> [What to produce]: Give back the whole listing exactly as shown.

(Data extract begins)

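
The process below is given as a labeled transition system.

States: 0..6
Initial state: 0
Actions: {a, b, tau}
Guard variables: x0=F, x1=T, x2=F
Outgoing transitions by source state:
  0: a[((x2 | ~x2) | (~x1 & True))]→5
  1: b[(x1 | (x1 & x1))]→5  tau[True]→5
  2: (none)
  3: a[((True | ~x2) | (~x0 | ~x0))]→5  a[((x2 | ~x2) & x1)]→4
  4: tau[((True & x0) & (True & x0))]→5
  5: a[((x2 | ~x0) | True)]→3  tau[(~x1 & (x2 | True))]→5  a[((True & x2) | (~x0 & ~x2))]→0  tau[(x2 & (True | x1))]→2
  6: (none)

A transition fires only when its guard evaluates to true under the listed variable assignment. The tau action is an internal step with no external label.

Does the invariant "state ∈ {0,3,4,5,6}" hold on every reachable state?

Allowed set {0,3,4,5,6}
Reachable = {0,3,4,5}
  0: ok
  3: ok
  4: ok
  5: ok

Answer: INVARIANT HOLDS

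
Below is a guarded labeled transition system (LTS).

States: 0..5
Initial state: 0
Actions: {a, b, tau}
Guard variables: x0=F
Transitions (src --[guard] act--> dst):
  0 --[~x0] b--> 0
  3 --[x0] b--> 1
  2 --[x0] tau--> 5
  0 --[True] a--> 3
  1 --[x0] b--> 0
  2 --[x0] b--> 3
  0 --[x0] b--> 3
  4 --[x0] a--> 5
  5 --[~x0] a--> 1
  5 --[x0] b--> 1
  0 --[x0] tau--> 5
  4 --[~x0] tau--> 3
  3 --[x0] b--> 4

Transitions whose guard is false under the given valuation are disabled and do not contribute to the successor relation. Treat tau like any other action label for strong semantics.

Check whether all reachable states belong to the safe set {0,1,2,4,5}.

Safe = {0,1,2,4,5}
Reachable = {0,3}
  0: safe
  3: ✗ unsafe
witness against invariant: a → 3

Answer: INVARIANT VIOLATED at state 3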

(Data extract ends)

> [Answer to the problem]:
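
The process below is given as a labeled transition system.

States: 0..6
Initial state: 0
Actions: {a, b, tau}
Guard variables: x0=F, x1=T, x2=F
Outgoing transitions by source state:
  0: a[((x2 | ~x2) | (~x1 & True))]→5
  1: b[(x1 | (x1 & x1))]→5  tau[True]→5
  2: (none)
  3: a[((True | ~x2) | (~x0 | ~x0))]→5  a[((x2 | ~x2) & x1)]→4
  4: tau[((True & x0) & (True & x0))]→5
  5: a[((x2 | ~x0) | True)]→3  tau[(~x1 & (x2 | True))]→5  a[((True & x2) | (~x0 & ~x2))]→0  tau[(x2 & (True | x1))]→2
  6: (none)

A transition fires only when its guard evaluates to true under the listed variable assignment. The tau action is an internal step with no external label.

Does the invariant "state ∈ {0,3,4,5,6}" hold on every reachable state?

Allowed set {0,3,4,5,6}
Reachable = {0,3,4,5}
  0: ok
  3: ok
  4: ok
  5: ok

Answer: INVARIANT HOLDS

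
Below is a guarded labeled transition system (LTS).

States: 0..5
Initial state: 0
Actions: {a, b, tau}
Guard variables: x0=F
Transitions (src --[guard] act--> dst):
  0 --[~x0] b--> 0
  3 --[x0] b--> 1
  2 --[x0] tau--> 5
  0 --[True] a--> 3
  1 --[x0] b--> 0
  2 --[x0] b--> 3
  0 --[x0] b--> 3
  4 --[x0] a--> 5
  5 --[~x0] a--> 1
  5 --[x0] b--> 1
  0 --[x0] tau--> 5
  4 --[~x0] tau--> 3
  3 --[x0] b--> 4

Transitions whose guard is false under the given valuation are disabled and do not contribute to the successor relation. Treat tau like any other action label for strong semantics.

Check whether all reachable states belong to the safe set {0,1,2,4,5}.

Safe = {0,1,2,4,5}
Reachable = {0,3}
  0: safe
  3: ✗ unsafe
witness against invariant: a → 3

Answer: INVARIANT VIOLATED at state 3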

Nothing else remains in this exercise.